• _WHAT TO WORK ON_: Give back the full listing that follows exactly as it reads.

DATA FOR REVIEW Block Start

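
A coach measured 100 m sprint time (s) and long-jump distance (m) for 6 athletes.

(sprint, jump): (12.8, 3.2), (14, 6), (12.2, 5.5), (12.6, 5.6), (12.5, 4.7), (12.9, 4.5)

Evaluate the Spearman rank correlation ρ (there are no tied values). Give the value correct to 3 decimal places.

0.086

Rank sprint: 4, 6, 1, 3, 2, 5
Rank jump: 1, 6, 4, 5, 3, 2
d = rank(sprint) − rank(jump): 3, 0, -3, -2, -1, 3; Σd² = 32
ρ = 1 − 6Σd² / [n(n²−1)] = 1 − 6×32 / (6×35) = 1 − 192/210 ≈ 0.086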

DATA FOR REVIEW Block End

• _SOLUTION FOR THIS PROBLEM_:
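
A coach measured 100 m sprint time (s) and long-jump distance (m) for 6 athletes.

(sprint, jump): (12.8, 3.2), (14, 6), (12.2, 5.5), (12.6, 5.6), (12.5, 4.7), (12.9, 4.5)

Evaluate the Spearman rank correlation ρ (there are no tied values). Give the value correct to 3 decimal places.

0.086

Rank sprint: 4, 6, 1, 3, 2, 5
Rank jump: 1, 6, 4, 5, 3, 2
d = rank(sprint) − rank(jump): 3, 0, -3, -2, -1, 3; Σd² = 32
ρ = 1 − 6Σd² / [n(n²−1)] = 1 − 6×32 / (6×35) = 1 − 192/210 ≈ 0.086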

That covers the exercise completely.